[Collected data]
☆ ☆ ☆ ☆ ☆
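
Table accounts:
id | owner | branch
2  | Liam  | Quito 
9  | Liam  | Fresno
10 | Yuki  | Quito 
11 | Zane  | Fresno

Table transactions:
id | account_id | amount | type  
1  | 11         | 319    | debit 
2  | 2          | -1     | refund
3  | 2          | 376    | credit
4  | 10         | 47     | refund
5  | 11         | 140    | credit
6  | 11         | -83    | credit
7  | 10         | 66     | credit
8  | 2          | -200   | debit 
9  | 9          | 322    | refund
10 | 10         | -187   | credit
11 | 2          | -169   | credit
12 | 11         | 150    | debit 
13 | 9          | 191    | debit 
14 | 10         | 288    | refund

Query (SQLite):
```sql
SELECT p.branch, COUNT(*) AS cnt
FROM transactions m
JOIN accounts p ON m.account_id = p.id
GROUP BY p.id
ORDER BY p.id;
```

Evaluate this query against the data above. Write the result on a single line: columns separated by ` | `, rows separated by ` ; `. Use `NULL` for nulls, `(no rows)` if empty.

Join each transactions row to its accounts via account_id.
Group joined rows by accounts.id; compute COUNT(*) per group.
  2: ids {2, 3, 8, 11} → COUNT(*)=4
  9: ids {9, 13} → COUNT(*)=2
  10: ids {4, 7, 10, 14} → COUNT(*)=4
  11: ids {1, 5, 6, 12} → COUNT(*)=4

Quito | 4 ; Fresno | 2 ; Quito | 4 ; Fresno | 4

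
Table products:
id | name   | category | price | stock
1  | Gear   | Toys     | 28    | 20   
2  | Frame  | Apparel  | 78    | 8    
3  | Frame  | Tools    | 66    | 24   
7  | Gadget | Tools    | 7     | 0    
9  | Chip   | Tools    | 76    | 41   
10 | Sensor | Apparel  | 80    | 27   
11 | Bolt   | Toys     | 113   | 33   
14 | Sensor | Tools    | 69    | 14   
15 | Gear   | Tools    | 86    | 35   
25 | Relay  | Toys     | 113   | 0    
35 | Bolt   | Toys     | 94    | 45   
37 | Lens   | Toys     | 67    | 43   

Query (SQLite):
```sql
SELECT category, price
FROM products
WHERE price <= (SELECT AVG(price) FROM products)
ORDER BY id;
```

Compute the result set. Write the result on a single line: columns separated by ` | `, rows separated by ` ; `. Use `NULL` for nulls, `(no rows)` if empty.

Scalar subquery: AVG(price) over all products rows = 73.083333 (≈; comparison uses full precision).
Keep rows where price <= that value.

Toys | 28 ; Tools | 66 ; Tools | 7 ; Tools | 69 ; Toys | 67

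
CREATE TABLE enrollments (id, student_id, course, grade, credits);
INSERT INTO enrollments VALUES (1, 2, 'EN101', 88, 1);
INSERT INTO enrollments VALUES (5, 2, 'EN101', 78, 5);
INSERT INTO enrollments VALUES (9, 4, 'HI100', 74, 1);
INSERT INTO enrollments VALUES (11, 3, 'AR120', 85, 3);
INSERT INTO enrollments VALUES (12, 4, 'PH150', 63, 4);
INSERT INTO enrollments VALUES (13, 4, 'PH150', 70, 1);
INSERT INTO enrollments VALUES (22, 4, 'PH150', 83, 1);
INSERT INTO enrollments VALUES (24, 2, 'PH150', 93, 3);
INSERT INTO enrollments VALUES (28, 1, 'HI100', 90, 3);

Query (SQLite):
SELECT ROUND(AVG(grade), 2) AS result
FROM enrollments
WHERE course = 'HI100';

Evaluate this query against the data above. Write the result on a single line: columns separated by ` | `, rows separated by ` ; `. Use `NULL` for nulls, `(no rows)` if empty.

82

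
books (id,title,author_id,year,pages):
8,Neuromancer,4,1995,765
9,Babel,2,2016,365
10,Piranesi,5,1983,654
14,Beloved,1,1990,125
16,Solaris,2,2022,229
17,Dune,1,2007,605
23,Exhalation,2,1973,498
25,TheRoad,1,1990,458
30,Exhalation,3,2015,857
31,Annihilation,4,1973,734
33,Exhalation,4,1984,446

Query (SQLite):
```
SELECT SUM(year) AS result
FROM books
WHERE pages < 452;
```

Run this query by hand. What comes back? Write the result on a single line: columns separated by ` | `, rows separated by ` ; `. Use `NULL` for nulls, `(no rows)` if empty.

8012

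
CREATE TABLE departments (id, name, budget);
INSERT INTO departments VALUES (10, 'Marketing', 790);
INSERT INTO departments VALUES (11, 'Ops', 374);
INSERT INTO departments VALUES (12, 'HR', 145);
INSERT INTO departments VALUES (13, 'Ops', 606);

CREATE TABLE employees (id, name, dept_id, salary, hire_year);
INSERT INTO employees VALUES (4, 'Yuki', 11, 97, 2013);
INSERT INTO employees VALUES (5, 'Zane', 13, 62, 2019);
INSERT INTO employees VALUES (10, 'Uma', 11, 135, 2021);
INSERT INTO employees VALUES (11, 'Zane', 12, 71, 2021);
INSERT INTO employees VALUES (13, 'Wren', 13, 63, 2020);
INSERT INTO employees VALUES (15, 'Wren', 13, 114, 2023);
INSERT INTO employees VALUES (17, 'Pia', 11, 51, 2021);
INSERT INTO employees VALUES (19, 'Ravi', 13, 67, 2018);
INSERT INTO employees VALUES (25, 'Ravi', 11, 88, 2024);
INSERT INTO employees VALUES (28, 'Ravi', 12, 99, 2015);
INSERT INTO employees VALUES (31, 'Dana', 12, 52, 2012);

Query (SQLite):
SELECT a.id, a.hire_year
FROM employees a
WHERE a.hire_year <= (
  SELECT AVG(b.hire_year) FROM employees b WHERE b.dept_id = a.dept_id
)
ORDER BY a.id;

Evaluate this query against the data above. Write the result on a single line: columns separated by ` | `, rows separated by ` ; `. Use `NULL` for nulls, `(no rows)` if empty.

4 | 2013 ; 5 | 2019 ; 13 | 2020 ; 19 | 2018 ; 28 | 2015 ; 31 | 2012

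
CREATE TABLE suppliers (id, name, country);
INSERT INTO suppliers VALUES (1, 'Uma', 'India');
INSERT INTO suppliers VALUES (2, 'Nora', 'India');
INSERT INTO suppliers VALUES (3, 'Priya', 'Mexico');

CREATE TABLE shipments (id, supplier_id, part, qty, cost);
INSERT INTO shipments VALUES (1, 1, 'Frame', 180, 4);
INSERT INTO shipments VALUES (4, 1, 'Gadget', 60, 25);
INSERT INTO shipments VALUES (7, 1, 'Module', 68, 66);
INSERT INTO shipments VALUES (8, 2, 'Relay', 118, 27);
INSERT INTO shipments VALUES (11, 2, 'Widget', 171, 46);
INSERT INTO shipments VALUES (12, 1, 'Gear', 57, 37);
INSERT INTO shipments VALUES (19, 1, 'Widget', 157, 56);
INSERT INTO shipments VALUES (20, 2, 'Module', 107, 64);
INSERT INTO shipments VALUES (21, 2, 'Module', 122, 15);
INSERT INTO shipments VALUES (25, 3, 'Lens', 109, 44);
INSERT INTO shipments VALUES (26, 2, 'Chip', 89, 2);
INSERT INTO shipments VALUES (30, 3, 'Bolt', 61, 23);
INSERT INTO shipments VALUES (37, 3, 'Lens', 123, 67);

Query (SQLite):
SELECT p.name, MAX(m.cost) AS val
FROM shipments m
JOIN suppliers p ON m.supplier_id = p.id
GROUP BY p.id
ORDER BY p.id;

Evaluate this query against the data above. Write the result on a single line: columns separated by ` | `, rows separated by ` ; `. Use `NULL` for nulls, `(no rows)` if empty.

Join each shipments row to its suppliers via supplier_id.
Group joined rows by suppliers.id; compute MAX(m.cost) per group.
  1: ids {1, 4, 7, 12, 19} → MAX(m.cost)=66
  2: ids {8, 11, 20, 21, 26} → MAX(m.cost)=64
  3: ids {25, 30, 37} → MAX(m.cost)=67

Uma | 66 ; Nora | 64 ; Priya | 67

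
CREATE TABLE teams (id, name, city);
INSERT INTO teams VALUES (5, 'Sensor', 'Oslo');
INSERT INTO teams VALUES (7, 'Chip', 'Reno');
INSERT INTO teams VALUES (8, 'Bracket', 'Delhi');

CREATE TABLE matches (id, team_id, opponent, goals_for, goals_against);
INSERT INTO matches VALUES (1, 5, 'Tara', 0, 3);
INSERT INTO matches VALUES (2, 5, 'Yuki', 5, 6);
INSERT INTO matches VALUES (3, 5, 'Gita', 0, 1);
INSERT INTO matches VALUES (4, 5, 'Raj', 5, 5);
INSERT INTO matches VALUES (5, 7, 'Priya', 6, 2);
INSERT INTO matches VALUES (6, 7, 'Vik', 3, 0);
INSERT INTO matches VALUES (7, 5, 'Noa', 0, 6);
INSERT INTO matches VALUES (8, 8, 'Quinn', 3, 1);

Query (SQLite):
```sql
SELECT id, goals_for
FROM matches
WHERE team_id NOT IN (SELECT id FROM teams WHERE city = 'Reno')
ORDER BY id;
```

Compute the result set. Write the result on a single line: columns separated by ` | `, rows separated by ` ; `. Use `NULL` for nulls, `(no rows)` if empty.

Inner query: teams.id where city = 'Reno'.
Outer: keep matches rows whose team_id is not in that set.
Inner query → {7}

1 | 0 ; 2 | 5 ; 3 | 0 ; 4 | 5 ; 7 | 0 ; 8 | 3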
☆ ☆ ☆ ☆ ☆
In the records above, locate each line with the word "Yuki". Copy all such lines.

◆ Answer to the exercise
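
10 | Yuki  | Quito 
INSERT INTO employees VALUES (4, 'Yuki', 11, 97, 2013);
INSERT INTO matches VALUES (2, 5, 'Yuki', 5, 6);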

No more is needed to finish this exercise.